## What needs to be done
Write out again, exactly as they stand, the line that includes "V:C ratio for" and all remaining lines of the entries.

## Extracted information
◆ ◆ ◆

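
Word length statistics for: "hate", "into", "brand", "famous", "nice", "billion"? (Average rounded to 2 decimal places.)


Lengths: "hate"=4, "into"=4, "brand"=5, "famous"=6, "nice"=4, "billion"=7
Sum = 30, Count = 6
Average = 30/6 = 5.00
= avg=5.00, min=4, max=7


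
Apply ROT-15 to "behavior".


Word: "behavior"
Shift: 15
Each letter → (letter + shift) mod 26:
  'b' (1) + 15 = 16 → 'q'
  'e' (4) + 15 = 19 → 't'
  'h' (7) + 15 = 22 → 'w'
  'a' (0) + 15 = 15 → 'p'
  'v' (21) + 15 = 10 → 'k'
  'i' (8) + 15 = 23 → 'x'
  'o' (14) + 15 = 3 → 'd'
  'r' (17) + 15 = 6 → 'g'
Result = "qtwpkxdg"


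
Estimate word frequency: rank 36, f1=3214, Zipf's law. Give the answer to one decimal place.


Zipf's law: f(r) = f(1) / r
f(1) = 3214
f(36) = 3214 / 36
= 89.3 occurrences


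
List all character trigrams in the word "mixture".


Word: "mixture" (length 7)
Number of trigrams = 7 - 3 + 1 = 5
  Position 0: "mix"
  Position 1: "ixt"
  Position 2: "xtu"
  Position 3: "tur"
  Position 4: "ure"
Trigrams = "mix", "ixt", "xtu", "tur", "ure"


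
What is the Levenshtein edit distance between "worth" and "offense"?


Word 1: "worth" (length 5)
Word 2: "offense" (length 7)
One optimal edit sequence (insert/delete/substitute each cost 1):
  1. insert 'o'  (+1)
  2. insert 'f'  (+1)
  3. substitute 'w' -> 'f'  (+1)
  4. substitute 'o' -> 'e'  (+1)
  5. substitute 'r' -> 'n'  (+1)
  6. substitute 't' -> 's'  (+1)
  7. substitute 'h' -> 'e'  (+1)
Total edit operations: 7
Edit distance = 7


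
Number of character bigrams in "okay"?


Word: "okay" (length 4)
Number of 2-grams = length - 2 + 1 = 4 - 2 + 1
= 3


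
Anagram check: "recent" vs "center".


Word 1: "recent" → sorted: ceenrt
Word 2: "center" → sorted: ceenrt
Same letters? ceenrt == ceenrt
Anagram = Yes


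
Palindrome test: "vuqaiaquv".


Word: "vuqaiaquv"
Reversed: "vuqaiaquv"
Forward == Backward? vuqaiaquv == vuqaiaquv
Palindrome = Yes


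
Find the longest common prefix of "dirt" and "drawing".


Word 1: "dirt"
Word 2: "drawing"
Comparing from start:
  Pos 0: 'd' == 'd'
  Pos 1: 'i' != 'r' (stop)
LCP = "d" (length 1)


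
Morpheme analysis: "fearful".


Word: "fearful"
Morphemes: fear + -ful
Each morpheme carries meaning
= 2 morphemes


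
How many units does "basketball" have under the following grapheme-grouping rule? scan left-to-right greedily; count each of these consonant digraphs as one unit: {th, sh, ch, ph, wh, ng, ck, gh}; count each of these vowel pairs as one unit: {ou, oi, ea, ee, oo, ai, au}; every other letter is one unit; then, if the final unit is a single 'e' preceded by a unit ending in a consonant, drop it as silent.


Word: "basketball" (10 letters)
Left-to-right scan:
  1. 'b' (letter)
  2. 'a' (letter)
  3. 's' (letter)
  4. 'k' (letter)
  5. 'e' (letter)
  6. 't' (letter)
  7. 'b' (letter)
  8. 'a' (letter)
  9. 'l' (letter)
  10. 'l' (letter)
Units from scan: 10
Sound units = 10 units


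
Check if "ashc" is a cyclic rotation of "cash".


Word: "cash", Candidate: "ashc"
Method: check if candidate is substring of word+word
"cashcash" contains "ashc"? Yes
Is rotation = Yes


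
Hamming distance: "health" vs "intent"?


Comparing character by character (same length = 6):
  Pos 0: 'h' vs 'i' !=
  Pos 1: 'e' vs 'n' !=
  Pos 2: 'a' vs 't' !=
  Pos 3: 'l' vs 'e' !=
  Pos 4: 't' vs 'n' !=
  Pos 5: 'h' vs 't' !=
Hamming distance = 6


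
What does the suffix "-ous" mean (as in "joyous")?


Suffix: -ous
As in: joyous -> joy + -ous
Meaning = having quality of


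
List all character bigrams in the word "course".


Word: "course" (length 6)
Number of bigrams = 6 - 2 + 1 = 5
  Position 0: "co"
  Position 1: "ou"
  Position 2: "ur"
  Position 3: "rs"
  Position 4: "se"
Bigrams = "co", "ou", "ur", "rs", "se"


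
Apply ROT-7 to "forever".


Word: "forever"
Shift: 7
Each letter → (letter + shift) mod 26:
  'f' (5) + 7 = 12 → 'm'
  'o' (14) + 7 = 21 → 'v'
  'r' (17) + 7 = 24 → 'y'
  'e' (4) + 7 = 11 → 'l'
  'v' (21) + 7 = 2 → 'c'
  'e' (4) + 7 = 11 → 'l'
  'r' (17) + 7 = 24 → 'y'
Result = "mvylcly"


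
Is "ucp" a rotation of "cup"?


Word: "cup", Candidate: "ucp"
Method: check if candidate is substring of word+word
"cupcup" contains "ucp"? No
Is rotation = No


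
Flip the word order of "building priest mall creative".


Original: "building priest mall creative"
Words (1..n): building | priest | mall | creative
Reversed (n..1): creative | mall | priest | building
Result = "creative mall priest building"


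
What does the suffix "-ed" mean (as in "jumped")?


Suffix: -ed
As in: jumped -> jump + -ed
Meaning = past tense


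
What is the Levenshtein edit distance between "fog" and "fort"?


Word 1: "fog" (length 3)
Word 2: "fort" (length 4)
One optimal edit sequence (insert/delete/substitute each cost 1):
  1. keep 'f'
  2. keep 'o'
  3. insert 'r'  (+1)
  4. substitute 'g' -> 't'  (+1)
Total edit operations: 2
Edit distance = 2


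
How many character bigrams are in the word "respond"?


Word: "respond" (length 7)
Number of 2-grams = length - 2 + 1 = 7 - 2 + 1
= 6


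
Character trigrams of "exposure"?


Word: "exposure" (length 8)
Number of trigrams = 8 - 3 + 1 = 6
  Position 0: "exp"
  Position 1: "xpo"
  Position 2: "pos"
  Position 3: "osu"
  Position 4: "sur"
  Position 5: "ure"
Trigrams = "exp", "xpo", "pos", "osu", "sur", "ure"


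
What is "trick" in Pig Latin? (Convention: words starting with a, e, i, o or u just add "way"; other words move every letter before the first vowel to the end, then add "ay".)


Word: "trick"
Starts with consonant(s) → move to end, add 'ay'
Consonant cluster: "tr"
Pig Latin = "icktray"


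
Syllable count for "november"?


Word: "november"
Syllable breakdown: no-vem-ber
Counting: 3 parts
= 3 syllables


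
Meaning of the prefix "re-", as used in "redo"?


Prefix: re-
Example: redo = re- + do
Meaning = again


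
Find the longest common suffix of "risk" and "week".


Word 1: "risk"
Word 2: "week"
Comparing from end:
  Pos -1: 'k' == 'k'
  Pos -2: 's' != 'e' (stop)
LCS = "k" (length 1)


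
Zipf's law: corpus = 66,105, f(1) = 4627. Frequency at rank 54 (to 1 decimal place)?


Zipf's law: f(r) = f(1) / r
f(1) = 4627
f(54) = 4627 / 54
= 85.7 occurrences


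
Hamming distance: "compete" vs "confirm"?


Comparing character by character (same length = 7):
  Pos 0: 'c' vs 'c' =
  Pos 1: 'o' vs 'o' =
  Pos 2: 'm' vs 'n' !=
  Pos 3: 'p' vs 'f' !=
  Pos 4: 'e' vs 'i' !=
  Pos 5: 't' vs 'r' !=
  Pos 6: 'e' vs 'm' !=
Hamming distance = 5


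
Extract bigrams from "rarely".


Word: "rarely" (length 6)
Number of bigrams = 6 - 2 + 1 = 5
  Position 0: "ra"
  Position 1: "ar"
  Position 2: "re"
  Position 3: "el"
  Position 4: "ly"
Bigrams = "ra", "ar", "re", "el", "ly"


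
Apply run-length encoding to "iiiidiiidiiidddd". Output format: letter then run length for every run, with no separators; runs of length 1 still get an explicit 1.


String: "iiiidiiidiiidddd"
Scanning for consecutive runs:
  'i' x 4
  'd' x 1
  'i' x 3
  'd' x 1
  'i' x 3
  'd' x 4
RLE = "i4d1i3d1i3d4"


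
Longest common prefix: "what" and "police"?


Word 1: "what"
Word 2: "police"
Comparing from start:
  Pos 0: 'w' != 'p' (stop)
LCP = "" (length 0)


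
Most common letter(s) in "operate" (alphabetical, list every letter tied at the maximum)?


Word: "operate"
Letter counts:
  'a': 1
  'e': 2
  'o': 1
  'p': 1
  'r': 1
  't': 1
Maximum count = 2
Most frequent = 'e' (2 times each)


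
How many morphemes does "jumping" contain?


Word: "jumping"
Morphemes: jump | -ing
Each morpheme carries meaning
= 2 morphemes


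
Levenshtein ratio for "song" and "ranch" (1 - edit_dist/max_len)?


Word 1: "song" (length 4)
Word 2: "ranch" (length 5)
One optimal edit sequence:
  1. substitute 's' -> 'r'  (+1)
  2. substitute 'o' -> 'a'  (+1)
  3. keep 'n'
  4. insert 'c'  (+1)
  5. substitute 'g' -> 'h'  (+1)
Edit distance = 4
Max length = max(4, 5) = 5
Similarity = 1 - 4/5
= 0.2000


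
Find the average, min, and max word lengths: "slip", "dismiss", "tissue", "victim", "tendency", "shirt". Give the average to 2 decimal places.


Lengths: "slip"=4, "dismiss"=7, "tissue"=6, "victim"=6, "tendency"=8, "shirt"=5
Sum = 36, Count = 6
Average = 36/6 = 6.00
= avg=6.00, min=4, max=8


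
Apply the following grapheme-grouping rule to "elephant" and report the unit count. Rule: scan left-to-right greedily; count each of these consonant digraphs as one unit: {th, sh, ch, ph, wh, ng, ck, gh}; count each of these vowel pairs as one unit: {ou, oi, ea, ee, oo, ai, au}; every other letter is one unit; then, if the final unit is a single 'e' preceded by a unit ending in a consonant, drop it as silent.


Word: "elephant" (8 letters)
Left-to-right scan:
  1. 'e' (letter)
  2. 'l' (letter)
  3. 'e' (letter)
  4. 'ph' (digraph)
  5. 'a' (letter)
  6. 'n' (letter)
  7. 't' (letter)
Units from scan: 7
Sound units = 7 units


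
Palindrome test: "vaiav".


Word: "vaiav"
Reversed: "vaiav"
Forward == Backward? vaiav == vaiav
Palindrome = Yes


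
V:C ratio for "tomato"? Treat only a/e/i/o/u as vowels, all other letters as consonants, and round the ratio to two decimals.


Word: "tomato"
Vowels (a,e,i,o,u): 3
Consonants: 3
Ratio = 3/3
= 1.00


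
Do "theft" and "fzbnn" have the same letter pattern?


Pattern of "theft": [0, 1, 2, 3, 0]
Pattern of "fzbnn": [0, 1, 2, 3, 3]
Patterns do not match
Same pattern = No


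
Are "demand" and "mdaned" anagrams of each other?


Word 1: "demand" → sorted: addemn
Word 2: "mdaned" → sorted: addemn
Same letters? addemn == addemn
Anagram = Yes


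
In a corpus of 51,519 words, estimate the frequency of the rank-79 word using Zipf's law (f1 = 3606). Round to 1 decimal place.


Zipf's law: f(r) = f(1) / r
f(1) = 3606
f(79) = 3606 / 79
= 45.6 occurrences


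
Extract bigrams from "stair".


Word: "stair" (length 5)
Number of bigrams = 5 - 2 + 1 = 4
  Position 0: "st"
  Position 1: "ta"
  Position 2: "ai"
  Position 3: "ir"
Bigrams = "st", "ta", "ai", "ir"


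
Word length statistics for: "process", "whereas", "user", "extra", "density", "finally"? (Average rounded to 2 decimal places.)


Lengths: "process"=7, "whereas"=7, "user"=4, "extra"=5, "density"=7, "finally"=7
Sum = 37, Count = 6
Average = 37/6 = 6.17
= avg=6.17, min=4, max=7


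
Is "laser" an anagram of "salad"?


Word 1: "salad" → sorted: aadls
Word 2: "laser" → sorted: aelrs
Same letters? aadls != aelrs
Anagram = No


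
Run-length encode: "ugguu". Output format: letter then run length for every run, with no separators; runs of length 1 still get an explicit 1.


String: "ugguu"
Scanning for consecutive runs:
  'u' x 1
  'g' x 2
  'u' x 2
RLE = "u1g2u2"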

◆ ◆ ◆

## Result
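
V:C ratio for "tomato"? Treat only a/e/i/o/u as vowels, all other letters as consonants, and round the ratio to two decimals.


Word: "tomato"
Vowels (a,e,i,o,u): 3
Consonants: 3
Ratio = 3/3
= 1.00


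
Do "theft" and "fzbnn" have the same letter pattern?


Pattern of "theft": [0, 1, 2, 3, 0]
Pattern of "fzbnn": [0, 1, 2, 3, 3]
Patterns do not match
Same pattern = No


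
Are "demand" and "mdaned" anagrams of each other?


Word 1: "demand" → sorted: addemn
Word 2: "mdaned" → sorted: addemn
Same letters? addemn == addemn
Anagram = Yes


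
In a corpus of 51,519 words, estimate the frequency of the rank-79 word using Zipf's law (f1 = 3606). Round to 1 decimal place.


Zipf's law: f(r) = f(1) / r
f(1) = 3606
f(79) = 3606 / 79
= 45.6 occurrences


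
Extract bigrams from "stair".


Word: "stair" (length 5)
Number of bigrams = 5 - 2 + 1 = 4
  Position 0: "st"
  Position 1: "ta"
  Position 2: "ai"
  Position 3: "ir"
Bigrams = "st", "ta", "ai", "ir"


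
Word length statistics for: "process", "whereas", "user", "extra", "density", "finally"? (Average rounded to 2 decimal places.)


Lengths: "process"=7, "whereas"=7, "user"=4, "extra"=5, "density"=7, "finally"=7
Sum = 37, Count = 6
Average = 37/6 = 6.17
= avg=6.17, min=4, max=7


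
Is "laser" an anagram of "salad"?


Word 1: "salad" → sorted: aadls
Word 2: "laser" → sorted: aelrs
Same letters? aadls != aelrs
Anagram = No


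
Run-length encode: "ugguu". Output format: letter then run length for every run, with no separators; runs of length 1 still get an explicit 1.


String: "ugguu"
Scanning for consecutive runs:
  'u' x 1
  'g' x 2
  'u' x 2
RLE = "u1g2u2"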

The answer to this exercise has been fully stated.